WORK INSTRUCTION - Would you repeat the entries beneath, with nothing changed?

DATA RECORDS -
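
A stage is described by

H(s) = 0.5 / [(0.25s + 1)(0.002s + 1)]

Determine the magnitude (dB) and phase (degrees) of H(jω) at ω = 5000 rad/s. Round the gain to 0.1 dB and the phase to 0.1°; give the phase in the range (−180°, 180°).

At ω = 5000 rad/s:
pole (1 + j5000·0.25) = 1 + j1250 → |·| ≈ 1250, ∠ ≈ 89.95°
pole (1 + j5000·0.002) = 1 + j10 → |·| ≈ 10.05, ∠ ≈ 84.29°
|H| = 0.5 · 1 / (1250 · 10.05) ≈ 3.9801e-05
Gain = 20 log₁₀(3.9801e-05) ≈ -88.00 dB
∠H = (0°) − (89.95° + 84.29°) = -174.24°

-88.0 dB, -174.2°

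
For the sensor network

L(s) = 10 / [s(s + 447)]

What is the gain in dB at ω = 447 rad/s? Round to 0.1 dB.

At s = jω = j447:
pole (s+447): 447 + j447 → |·| = √(447²+447²) = √399618 ≈ 632.15, ∠ = arctan(447/447) ≈ 45.00°
pole at origin: |s| = 447, ∠ = 90.00° (in denominator)
|L| = 10 / 2.8257e+05 ≈ 3.5389e-05
Gain = 20 log₁₀(3.5389e-05) ≈ -89.02 dB

-89.0 dB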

TASK RESULT -
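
A stage is described by

H(s) = 0.5 / [(0.25s + 1)(0.002s + 1)]

Determine the magnitude (dB) and phase (degrees) of H(jω) at ω = 5000 rad/s. Round the gain to 0.1 dB and the phase to 0.1°; give the phase in the range (−180°, 180°).

At ω = 5000 rad/s:
pole (1 + j5000·0.25) = 1 + j1250 → |·| ≈ 1250, ∠ ≈ 89.95°
pole (1 + j5000·0.002) = 1 + j10 → |·| ≈ 10.05, ∠ ≈ 84.29°
|H| = 0.5 · 1 / (1250 · 10.05) ≈ 3.9801e-05
Gain = 20 log₁₀(3.9801e-05) ≈ -88.00 dB
∠H = (0°) − (89.95° + 84.29°) = -174.24°

-88.0 dB, -174.2°

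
For the sensor network

L(s) = 10 / [s(s + 447)]

What is the gain in dB at ω = 447 rad/s? Round to 0.1 dB.

At s = jω = j447:
pole (s+447): 447 + j447 → |·| = √(447²+447²) = √399618 ≈ 632.15, ∠ = arctan(447/447) ≈ 45.00°
pole at origin: |s| = 447, ∠ = 90.00° (in denominator)
|L| = 10 / 2.8257e+05 ≈ 3.5389e-05
Gain = 20 log₁₀(3.5389e-05) ≈ -89.02 dB

-89.0 dB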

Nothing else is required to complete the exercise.